YOUR INSTRUCTIONS.
Taking the line that contains "Let u' = -3u" as the starting point, give again exactly every line up to and including the last line of the records below.

(Beginning of DATASET EXTRACT)

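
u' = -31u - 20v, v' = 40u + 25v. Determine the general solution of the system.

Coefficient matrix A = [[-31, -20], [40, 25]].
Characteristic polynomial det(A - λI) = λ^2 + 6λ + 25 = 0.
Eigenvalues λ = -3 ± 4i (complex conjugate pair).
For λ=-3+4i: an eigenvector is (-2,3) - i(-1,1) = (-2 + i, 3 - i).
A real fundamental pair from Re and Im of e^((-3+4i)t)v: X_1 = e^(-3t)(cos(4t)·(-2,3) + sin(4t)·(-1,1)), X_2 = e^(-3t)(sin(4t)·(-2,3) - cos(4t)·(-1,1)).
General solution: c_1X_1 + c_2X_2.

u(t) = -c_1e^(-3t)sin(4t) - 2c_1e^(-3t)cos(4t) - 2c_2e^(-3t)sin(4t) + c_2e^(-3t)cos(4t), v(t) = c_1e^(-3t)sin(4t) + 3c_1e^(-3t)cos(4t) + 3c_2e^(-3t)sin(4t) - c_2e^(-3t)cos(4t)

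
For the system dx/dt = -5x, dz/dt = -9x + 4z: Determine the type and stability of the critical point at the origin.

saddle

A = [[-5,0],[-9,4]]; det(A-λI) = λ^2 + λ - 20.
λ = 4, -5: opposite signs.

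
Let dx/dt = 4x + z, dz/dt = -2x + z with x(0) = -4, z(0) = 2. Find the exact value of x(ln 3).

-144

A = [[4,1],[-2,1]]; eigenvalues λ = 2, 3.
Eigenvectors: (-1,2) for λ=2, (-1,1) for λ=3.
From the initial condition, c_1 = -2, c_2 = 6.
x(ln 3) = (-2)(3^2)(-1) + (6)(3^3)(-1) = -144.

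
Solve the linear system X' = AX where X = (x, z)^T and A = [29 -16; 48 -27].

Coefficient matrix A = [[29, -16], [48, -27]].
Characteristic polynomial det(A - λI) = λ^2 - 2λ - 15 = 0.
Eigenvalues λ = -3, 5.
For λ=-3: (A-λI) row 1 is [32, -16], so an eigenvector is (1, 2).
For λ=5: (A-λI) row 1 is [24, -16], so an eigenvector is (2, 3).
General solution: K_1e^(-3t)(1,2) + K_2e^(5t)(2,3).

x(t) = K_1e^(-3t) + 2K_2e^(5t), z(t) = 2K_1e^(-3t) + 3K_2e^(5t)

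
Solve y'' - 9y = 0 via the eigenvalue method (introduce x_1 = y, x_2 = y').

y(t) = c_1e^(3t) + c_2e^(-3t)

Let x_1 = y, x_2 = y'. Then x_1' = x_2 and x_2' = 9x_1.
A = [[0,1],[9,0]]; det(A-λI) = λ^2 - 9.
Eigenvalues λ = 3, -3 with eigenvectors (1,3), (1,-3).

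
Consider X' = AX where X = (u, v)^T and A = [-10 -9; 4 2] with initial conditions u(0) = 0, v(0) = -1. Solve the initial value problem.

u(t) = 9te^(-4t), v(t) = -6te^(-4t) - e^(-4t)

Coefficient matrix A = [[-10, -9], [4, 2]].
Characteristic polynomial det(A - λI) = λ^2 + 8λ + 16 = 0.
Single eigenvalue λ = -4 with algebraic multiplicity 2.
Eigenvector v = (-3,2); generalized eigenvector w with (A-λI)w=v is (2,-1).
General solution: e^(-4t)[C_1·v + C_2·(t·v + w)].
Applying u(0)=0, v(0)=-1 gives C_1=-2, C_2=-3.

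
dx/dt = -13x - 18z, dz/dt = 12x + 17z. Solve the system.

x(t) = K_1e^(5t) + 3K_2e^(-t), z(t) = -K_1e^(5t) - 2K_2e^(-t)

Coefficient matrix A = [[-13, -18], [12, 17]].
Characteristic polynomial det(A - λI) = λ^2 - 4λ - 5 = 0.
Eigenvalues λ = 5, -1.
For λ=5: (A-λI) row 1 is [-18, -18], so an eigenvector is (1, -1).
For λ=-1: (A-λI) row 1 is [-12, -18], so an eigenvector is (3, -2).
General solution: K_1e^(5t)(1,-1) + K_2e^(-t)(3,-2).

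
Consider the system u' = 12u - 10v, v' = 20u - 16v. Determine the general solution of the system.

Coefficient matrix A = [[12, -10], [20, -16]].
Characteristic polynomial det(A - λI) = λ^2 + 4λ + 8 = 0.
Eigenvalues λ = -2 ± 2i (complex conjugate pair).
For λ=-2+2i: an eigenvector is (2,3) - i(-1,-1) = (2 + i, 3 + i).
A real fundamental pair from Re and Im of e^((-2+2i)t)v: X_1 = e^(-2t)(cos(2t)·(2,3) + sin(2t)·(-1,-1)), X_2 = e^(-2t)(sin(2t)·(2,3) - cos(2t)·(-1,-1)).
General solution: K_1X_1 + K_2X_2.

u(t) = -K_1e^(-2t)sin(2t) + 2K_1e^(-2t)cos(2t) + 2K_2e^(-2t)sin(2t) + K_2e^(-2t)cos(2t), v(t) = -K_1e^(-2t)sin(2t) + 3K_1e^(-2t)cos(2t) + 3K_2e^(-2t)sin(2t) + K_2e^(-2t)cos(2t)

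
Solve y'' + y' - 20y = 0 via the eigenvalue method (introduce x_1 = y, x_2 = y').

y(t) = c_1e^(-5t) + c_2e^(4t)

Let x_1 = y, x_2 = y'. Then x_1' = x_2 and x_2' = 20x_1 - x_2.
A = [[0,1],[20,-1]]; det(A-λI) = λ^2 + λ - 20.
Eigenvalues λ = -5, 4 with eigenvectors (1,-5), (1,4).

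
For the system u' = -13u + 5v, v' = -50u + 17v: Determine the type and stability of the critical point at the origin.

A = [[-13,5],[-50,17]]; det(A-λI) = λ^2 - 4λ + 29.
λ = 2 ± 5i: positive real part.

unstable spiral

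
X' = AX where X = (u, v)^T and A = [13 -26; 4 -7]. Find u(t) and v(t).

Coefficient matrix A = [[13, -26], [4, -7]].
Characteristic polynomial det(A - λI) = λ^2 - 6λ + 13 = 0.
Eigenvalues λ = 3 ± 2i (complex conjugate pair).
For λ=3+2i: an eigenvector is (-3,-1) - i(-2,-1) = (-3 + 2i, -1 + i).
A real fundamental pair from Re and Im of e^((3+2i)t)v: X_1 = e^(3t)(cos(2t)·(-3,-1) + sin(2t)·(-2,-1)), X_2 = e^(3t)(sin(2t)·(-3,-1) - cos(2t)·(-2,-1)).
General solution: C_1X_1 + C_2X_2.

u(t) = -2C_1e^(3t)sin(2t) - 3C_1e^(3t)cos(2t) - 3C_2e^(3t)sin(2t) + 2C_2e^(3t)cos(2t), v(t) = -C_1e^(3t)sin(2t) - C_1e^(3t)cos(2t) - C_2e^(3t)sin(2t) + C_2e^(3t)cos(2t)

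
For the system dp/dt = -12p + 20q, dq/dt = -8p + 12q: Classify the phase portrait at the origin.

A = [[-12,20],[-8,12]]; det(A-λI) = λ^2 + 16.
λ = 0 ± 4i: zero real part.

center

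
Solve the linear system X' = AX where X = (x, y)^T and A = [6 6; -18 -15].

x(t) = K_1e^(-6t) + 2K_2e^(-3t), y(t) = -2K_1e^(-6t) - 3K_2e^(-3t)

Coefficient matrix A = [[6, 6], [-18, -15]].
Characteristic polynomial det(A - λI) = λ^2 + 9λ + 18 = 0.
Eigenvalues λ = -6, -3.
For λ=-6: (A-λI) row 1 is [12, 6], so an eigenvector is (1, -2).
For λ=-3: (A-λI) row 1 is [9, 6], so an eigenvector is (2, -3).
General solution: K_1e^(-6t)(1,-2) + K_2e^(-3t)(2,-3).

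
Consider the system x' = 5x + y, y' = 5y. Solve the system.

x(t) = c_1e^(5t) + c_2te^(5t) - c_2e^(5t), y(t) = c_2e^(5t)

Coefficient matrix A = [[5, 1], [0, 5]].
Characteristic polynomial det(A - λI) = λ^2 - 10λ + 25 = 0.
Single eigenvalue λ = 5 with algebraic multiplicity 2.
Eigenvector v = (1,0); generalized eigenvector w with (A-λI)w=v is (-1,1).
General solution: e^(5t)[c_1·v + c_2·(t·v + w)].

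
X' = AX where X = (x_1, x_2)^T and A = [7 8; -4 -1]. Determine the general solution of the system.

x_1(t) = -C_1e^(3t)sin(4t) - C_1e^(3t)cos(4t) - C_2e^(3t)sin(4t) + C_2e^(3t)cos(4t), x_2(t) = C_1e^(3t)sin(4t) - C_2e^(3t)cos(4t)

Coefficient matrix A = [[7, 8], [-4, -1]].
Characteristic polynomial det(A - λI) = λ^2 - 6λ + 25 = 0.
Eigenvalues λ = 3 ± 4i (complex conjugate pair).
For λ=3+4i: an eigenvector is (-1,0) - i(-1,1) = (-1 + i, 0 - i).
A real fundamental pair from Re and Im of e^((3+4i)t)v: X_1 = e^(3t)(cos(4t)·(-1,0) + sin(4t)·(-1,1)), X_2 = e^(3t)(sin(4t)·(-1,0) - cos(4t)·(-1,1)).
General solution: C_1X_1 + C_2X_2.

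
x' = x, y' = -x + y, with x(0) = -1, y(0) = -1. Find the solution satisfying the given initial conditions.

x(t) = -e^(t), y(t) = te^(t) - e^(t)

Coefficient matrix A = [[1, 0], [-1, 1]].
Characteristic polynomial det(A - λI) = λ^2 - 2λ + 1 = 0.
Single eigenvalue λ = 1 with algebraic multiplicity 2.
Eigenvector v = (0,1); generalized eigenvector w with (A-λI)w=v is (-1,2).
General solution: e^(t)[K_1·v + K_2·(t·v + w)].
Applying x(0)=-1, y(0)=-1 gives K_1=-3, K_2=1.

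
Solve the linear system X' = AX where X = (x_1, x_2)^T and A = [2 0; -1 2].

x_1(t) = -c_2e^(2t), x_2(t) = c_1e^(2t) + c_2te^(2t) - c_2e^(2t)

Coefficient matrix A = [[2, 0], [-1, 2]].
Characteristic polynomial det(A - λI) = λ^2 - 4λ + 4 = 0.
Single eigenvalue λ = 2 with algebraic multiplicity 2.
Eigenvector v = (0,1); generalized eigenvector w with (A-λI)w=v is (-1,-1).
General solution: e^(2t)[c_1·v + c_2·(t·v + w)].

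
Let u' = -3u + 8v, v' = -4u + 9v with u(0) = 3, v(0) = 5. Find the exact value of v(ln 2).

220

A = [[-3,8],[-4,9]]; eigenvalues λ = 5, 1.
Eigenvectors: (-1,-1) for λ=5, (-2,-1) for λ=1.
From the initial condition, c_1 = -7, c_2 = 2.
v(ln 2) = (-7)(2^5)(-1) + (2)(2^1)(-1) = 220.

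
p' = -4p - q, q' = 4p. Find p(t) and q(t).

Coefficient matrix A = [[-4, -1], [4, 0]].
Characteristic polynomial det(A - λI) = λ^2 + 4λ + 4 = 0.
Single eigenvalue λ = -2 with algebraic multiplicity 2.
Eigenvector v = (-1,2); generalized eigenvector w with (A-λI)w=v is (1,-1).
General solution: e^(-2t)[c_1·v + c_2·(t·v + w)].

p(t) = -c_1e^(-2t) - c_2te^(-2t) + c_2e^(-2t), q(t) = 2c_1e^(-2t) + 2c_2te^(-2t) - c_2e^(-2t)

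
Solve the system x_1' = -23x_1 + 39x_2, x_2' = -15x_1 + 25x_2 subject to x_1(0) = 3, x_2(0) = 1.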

(End of DATASET EXTRACT)

RESPONSE TO THIS TASK.
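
Let u' = -3u + 8v, v' = -4u + 9v with u(0) = 3, v(0) = 5. Find the exact value of v(ln 2).

220

A = [[-3,8],[-4,9]]; eigenvalues λ = 5, 1.
Eigenvectors: (-1,-1) for λ=5, (-2,-1) for λ=1.
From the initial condition, c_1 = -7, c_2 = 2.
v(ln 2) = (-7)(2^5)(-1) + (2)(2^1)(-1) = 220.

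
p' = -4p - q, q' = 4p. Find p(t) and q(t).

Coefficient matrix A = [[-4, -1], [4, 0]].
Characteristic polynomial det(A - λI) = λ^2 + 4λ + 4 = 0.
Single eigenvalue λ = -2 with algebraic multiplicity 2.
Eigenvector v = (-1,2); generalized eigenvector w with (A-λI)w=v is (1,-1).
General solution: e^(-2t)[c_1·v + c_2·(t·v + w)].

p(t) = -c_1e^(-2t) - c_2te^(-2t) + c_2e^(-2t), q(t) = 2c_1e^(-2t) + 2c_2te^(-2t) - c_2e^(-2t)

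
Solve the system x_1' = -23x_1 + 39x_2, x_2' = -15x_1 + 25x_2 subject to x_1(0) = 3, x_2(0) = 1.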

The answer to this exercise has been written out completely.